PROMPT
Once you find the line in the listing below that contains "Compute TDH for a pump installation with Hs = 5", copy it and every following line exactly, stopping at the end.

SUPPLIED DATA
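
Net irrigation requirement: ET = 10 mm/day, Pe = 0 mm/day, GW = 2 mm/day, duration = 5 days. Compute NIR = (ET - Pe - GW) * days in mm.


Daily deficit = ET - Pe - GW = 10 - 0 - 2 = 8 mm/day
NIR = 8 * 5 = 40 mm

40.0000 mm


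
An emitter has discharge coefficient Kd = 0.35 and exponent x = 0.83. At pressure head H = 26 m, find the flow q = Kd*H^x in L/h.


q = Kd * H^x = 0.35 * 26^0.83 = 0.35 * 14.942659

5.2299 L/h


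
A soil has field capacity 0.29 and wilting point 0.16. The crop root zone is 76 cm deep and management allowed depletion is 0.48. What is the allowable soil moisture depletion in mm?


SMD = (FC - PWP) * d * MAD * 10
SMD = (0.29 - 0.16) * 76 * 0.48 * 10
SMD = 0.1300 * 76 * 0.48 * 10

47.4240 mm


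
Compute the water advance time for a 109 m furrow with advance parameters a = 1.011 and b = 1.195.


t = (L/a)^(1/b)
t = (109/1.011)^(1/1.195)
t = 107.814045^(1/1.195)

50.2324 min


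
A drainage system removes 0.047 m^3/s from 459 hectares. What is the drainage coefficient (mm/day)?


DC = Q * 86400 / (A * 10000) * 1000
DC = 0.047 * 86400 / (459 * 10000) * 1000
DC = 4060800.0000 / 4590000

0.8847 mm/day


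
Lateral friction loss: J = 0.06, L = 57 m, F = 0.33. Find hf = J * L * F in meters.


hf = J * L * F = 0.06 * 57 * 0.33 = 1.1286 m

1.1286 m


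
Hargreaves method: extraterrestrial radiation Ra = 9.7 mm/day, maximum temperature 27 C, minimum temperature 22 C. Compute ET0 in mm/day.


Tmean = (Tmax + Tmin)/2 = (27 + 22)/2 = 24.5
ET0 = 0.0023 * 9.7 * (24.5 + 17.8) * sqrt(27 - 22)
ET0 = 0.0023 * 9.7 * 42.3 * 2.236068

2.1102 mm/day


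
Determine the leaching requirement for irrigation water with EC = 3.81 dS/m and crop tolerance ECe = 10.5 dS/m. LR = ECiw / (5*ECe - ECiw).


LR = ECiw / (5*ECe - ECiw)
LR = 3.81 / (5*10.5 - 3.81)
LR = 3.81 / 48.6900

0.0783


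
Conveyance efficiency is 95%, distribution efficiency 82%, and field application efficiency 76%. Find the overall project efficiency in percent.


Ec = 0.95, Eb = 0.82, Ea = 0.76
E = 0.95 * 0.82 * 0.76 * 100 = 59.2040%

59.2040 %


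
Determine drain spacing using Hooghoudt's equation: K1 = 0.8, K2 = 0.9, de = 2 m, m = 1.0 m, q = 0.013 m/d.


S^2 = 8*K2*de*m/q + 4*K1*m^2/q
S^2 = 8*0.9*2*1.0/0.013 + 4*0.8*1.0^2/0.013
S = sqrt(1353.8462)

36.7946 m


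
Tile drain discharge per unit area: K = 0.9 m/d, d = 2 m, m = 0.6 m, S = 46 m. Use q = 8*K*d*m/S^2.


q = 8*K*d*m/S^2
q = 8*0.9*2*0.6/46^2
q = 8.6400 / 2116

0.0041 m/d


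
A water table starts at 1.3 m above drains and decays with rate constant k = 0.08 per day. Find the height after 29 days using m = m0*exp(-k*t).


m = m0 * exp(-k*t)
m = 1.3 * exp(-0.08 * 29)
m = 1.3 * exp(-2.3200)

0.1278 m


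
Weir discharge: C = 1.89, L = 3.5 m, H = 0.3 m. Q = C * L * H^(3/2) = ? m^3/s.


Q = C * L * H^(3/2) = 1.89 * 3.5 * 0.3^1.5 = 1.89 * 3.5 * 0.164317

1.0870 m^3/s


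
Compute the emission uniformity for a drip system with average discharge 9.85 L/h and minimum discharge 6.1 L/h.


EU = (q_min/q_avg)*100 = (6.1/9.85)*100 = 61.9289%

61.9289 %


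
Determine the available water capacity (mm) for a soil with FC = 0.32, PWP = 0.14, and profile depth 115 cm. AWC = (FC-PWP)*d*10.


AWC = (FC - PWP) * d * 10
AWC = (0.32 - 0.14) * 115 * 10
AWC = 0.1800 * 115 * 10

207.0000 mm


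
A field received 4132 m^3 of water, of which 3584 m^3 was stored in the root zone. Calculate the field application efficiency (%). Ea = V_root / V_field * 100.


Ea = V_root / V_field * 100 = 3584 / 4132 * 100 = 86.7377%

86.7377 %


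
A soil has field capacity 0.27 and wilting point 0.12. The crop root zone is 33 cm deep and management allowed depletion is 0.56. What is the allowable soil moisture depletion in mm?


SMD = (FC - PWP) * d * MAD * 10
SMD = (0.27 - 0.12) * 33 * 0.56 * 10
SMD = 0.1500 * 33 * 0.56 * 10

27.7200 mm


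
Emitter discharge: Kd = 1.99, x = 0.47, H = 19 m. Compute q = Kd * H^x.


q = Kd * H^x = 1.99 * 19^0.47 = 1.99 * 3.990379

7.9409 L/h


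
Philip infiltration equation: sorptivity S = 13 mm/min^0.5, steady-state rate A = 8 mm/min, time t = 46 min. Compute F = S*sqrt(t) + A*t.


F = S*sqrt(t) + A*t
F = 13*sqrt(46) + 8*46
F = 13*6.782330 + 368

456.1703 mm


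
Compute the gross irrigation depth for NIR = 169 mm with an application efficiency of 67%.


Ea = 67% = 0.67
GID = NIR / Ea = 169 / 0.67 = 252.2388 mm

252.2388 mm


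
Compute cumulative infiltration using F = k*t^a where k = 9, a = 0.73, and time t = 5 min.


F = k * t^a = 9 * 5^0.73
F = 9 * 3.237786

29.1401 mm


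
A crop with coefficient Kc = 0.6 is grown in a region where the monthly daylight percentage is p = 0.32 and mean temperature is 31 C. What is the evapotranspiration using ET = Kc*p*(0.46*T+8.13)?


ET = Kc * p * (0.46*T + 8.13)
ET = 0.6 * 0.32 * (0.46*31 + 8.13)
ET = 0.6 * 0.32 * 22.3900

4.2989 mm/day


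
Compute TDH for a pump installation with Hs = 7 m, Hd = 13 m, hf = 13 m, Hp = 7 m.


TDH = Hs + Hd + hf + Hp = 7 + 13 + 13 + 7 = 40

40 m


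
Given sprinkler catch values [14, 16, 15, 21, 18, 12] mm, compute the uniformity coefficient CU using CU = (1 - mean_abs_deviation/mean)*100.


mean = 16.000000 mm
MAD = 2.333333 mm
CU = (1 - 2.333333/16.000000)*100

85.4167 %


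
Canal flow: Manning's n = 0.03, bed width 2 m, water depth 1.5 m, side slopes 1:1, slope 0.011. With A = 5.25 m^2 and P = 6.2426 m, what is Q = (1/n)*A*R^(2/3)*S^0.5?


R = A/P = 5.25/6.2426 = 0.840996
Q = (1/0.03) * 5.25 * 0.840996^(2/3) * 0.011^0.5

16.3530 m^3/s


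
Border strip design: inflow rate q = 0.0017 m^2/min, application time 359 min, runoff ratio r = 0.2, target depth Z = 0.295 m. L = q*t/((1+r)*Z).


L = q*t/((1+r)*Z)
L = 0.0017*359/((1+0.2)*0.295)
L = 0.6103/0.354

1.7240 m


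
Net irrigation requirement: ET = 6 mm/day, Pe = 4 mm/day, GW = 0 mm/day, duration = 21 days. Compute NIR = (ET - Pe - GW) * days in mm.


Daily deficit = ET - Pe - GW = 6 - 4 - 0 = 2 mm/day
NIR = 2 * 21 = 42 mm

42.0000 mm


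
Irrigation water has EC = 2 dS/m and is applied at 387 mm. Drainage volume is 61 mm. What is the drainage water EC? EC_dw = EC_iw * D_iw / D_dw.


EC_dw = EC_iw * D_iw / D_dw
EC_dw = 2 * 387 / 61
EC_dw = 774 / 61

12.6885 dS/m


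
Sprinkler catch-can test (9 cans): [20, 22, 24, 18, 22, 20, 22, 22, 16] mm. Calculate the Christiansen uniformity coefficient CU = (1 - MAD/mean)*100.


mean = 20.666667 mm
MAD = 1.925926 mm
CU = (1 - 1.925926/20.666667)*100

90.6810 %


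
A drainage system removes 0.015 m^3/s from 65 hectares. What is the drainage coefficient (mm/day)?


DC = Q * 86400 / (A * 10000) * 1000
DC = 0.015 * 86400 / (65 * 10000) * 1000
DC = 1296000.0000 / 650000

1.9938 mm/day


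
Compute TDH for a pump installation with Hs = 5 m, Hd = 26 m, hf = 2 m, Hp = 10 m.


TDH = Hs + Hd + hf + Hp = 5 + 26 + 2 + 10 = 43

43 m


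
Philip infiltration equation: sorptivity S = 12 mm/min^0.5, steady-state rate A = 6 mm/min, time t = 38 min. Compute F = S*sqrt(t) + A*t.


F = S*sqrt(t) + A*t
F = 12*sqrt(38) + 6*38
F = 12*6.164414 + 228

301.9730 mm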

OUTPUT FOR THIS TASK
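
Compute TDH for a pump installation with Hs = 5 m, Hd = 26 m, hf = 2 m, Hp = 10 m.


TDH = Hs + Hd + hf + Hp = 5 + 26 + 2 + 10 = 43

43 m


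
Philip infiltration equation: sorptivity S = 12 mm/min^0.5, steady-state rate A = 6 mm/min, time t = 38 min. Compute F = S*sqrt(t) + A*t.


F = S*sqrt(t) + A*t
F = 12*sqrt(38) + 6*38
F = 12*6.164414 + 228

301.9730 mm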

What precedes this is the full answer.